Dataset >>
*** Begin section ***

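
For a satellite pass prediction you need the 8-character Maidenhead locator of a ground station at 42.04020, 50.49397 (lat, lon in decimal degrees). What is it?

Shift to the Maidenhead origin (180°W, 90°S): lon 230.49397, lat 132.04020.
Field: lon ⌊230.49397/20⌋ = 11 → L; lat ⌊132.04020/10⌋ = 13 → N.
Square: lon ⌊10.49397/2⌋ = 5; lat ⌊2.04020/1⌋ = 2.
Subsquare: lon ⌊0.49397/0.0833333⌋ = 5 → f; lat ⌊0.04020/0.0416667⌋ = 0 → a.
Extended square: lon ⌊0.07730/0.00833333⌋ = 9; lat ⌊0.04020/0.00416667⌋ = 9.

LN52fa99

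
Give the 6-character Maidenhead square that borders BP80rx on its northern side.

BP81ra

Latitude subsquare x = 23; +1 → 24, wraps to 0 = a, carry into square.
Latitude square 0; +1 → 1.
The longitude characters are unchanged.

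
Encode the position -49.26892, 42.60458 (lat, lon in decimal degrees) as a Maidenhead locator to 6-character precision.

LE10hr

Shift to the Maidenhead origin (180°W, 90°S): lon 222.6046, lat 40.7311.
Field: 222.6046/20 → 11 → L, 40.7311/10 → 4 → E; chars LE.
Square: 2.6046/2 → 1, 0.7311/1 → 0; chars 10.
Subsquare: 0.6046/0.0833333 → 7 → h, 0.7311/0.0416667 → 17 → r; chars hr.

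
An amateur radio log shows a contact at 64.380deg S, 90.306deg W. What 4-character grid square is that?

EC45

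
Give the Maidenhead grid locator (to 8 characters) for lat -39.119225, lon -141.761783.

Shift to the Maidenhead origin (180°W, 90°S): lon 38.23822, lat 50.88077.
Field: 38.23822/20 → 1 → B, 50.88077/10 → 5 → F; chars BF.
Square: 18.23822/2 → 9, 0.88077/1 → 0; chars 90.
Subsquare: 0.23822/0.0833333 → 2 → c, 0.88077/0.0416667 → 21 → v; chars cv.
Extended square: 0.07155/0.00833333 → 8, 0.00577/0.00416667 → 1; chars 81.

BF90cv81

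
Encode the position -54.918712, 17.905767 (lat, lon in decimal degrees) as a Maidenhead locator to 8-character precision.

Shift to the Maidenhead origin (180°W, 90°S): lon 197.90577, lat 35.08129.
Field: lon ⌊197.90577/20⌋ = 9 → J; lat ⌊35.08129/10⌋ = 3 → D.
Square: lon ⌊17.90577/2⌋ = 8; lat ⌊5.08129/1⌋ = 5.
Subsquare: lon ⌊1.90577/0.0833333⌋ = 22 → w; lat ⌊0.08129/0.0416667⌋ = 1 → b.
Extended square: lon ⌊0.07243/0.00833333⌋ = 8; lat ⌊0.03962/0.00416667⌋ = 9.

JD85wb89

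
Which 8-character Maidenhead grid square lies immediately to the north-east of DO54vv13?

DO54vv24

Longitude extended square 1; +1 → 2.
Latitude extended square 3; +1 → 4.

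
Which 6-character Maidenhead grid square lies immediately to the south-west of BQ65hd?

BQ65gc

Longitude subsquare h = 7; −1 → 6 = g.
Latitude subsquare d = 3; −1 → 2 = c.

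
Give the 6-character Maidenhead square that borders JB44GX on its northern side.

Latitude subsquare x = 23; +1 → 24, wraps to 0 = a, carry into square.
Latitude square 4; +1 → 5.
The longitude characters are unchanged.

JB45ga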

*** End section ***

Instructions to follow >> An exact copy of the listing is what's needed here.

Written reply >>
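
For a satellite pass prediction you need the 8-character Maidenhead locator of a ground station at 42.04020, 50.49397 (lat, lon in decimal degrees). What is it?

Shift to the Maidenhead origin (180°W, 90°S): lon 230.49397, lat 132.04020.
Field: lon ⌊230.49397/20⌋ = 11 → L; lat ⌊132.04020/10⌋ = 13 → N.
Square: lon ⌊10.49397/2⌋ = 5; lat ⌊2.04020/1⌋ = 2.
Subsquare: lon ⌊0.49397/0.0833333⌋ = 5 → f; lat ⌊0.04020/0.0416667⌋ = 0 → a.
Extended square: lon ⌊0.07730/0.00833333⌋ = 9; lat ⌊0.04020/0.00416667⌋ = 9.

LN52fa99

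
Give the 6-character Maidenhead square that borders BP80rx on its northern side.

BP81ra

Latitude subsquare x = 23; +1 → 24, wraps to 0 = a, carry into square.
Latitude square 0; +1 → 1.
The longitude characters are unchanged.

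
Encode the position -49.26892, 42.60458 (lat, lon in decimal degrees) as a Maidenhead locator to 6-character precision.

LE10hr

Shift to the Maidenhead origin (180°W, 90°S): lon 222.6046, lat 40.7311.
Field: 222.6046/20 → 11 → L, 40.7311/10 → 4 → E; chars LE.
Square: 2.6046/2 → 1, 0.7311/1 → 0; chars 10.
Subsquare: 0.6046/0.0833333 → 7 → h, 0.7311/0.0416667 → 17 → r; chars hr.

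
An amateur radio log shows a contact at 64.380deg S, 90.306deg W. What 4-character grid square is that?

EC45

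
Give the Maidenhead grid locator (to 8 characters) for lat -39.119225, lon -141.761783.

Shift to the Maidenhead origin (180°W, 90°S): lon 38.23822, lat 50.88077.
Field: 38.23822/20 → 1 → B, 50.88077/10 → 5 → F; chars BF.
Square: 18.23822/2 → 9, 0.88077/1 → 0; chars 90.
Subsquare: 0.23822/0.0833333 → 2 → c, 0.88077/0.0416667 → 21 → v; chars cv.
Extended square: 0.07155/0.00833333 → 8, 0.00577/0.00416667 → 1; chars 81.

BF90cv81

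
Encode the position -54.918712, 17.905767 (lat, lon in decimal degrees) as a Maidenhead locator to 8-character precision.

Shift to the Maidenhead origin (180°W, 90°S): lon 197.90577, lat 35.08129.
Field: lon ⌊197.90577/20⌋ = 9 → J; lat ⌊35.08129/10⌋ = 3 → D.
Square: lon ⌊17.90577/2⌋ = 8; lat ⌊5.08129/1⌋ = 5.
Subsquare: lon ⌊1.90577/0.0833333⌋ = 22 → w; lat ⌊0.08129/0.0416667⌋ = 1 → b.
Extended square: lon ⌊0.07243/0.00833333⌋ = 8; lat ⌊0.03962/0.00416667⌋ = 9.

JD85wb89

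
Which 8-character Maidenhead grid square lies immediately to the north-east of DO54vv13?

DO54vv24

Longitude extended square 1; +1 → 2.
Latitude extended square 3; +1 → 4.

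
Which 6-character Maidenhead grid square lies immediately to the south-west of BQ65hd?

BQ65gc

Longitude subsquare h = 7; −1 → 6 = g.
Latitude subsquare d = 3; −1 → 2 = c.

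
Give the 6-character Maidenhead square that borders JB44GX on its northern side.

Latitude subsquare x = 23; +1 → 24, wraps to 0 = a, carry into square.
Latitude square 4; +1 → 5.
The longitude characters are unchanged.

JB45ga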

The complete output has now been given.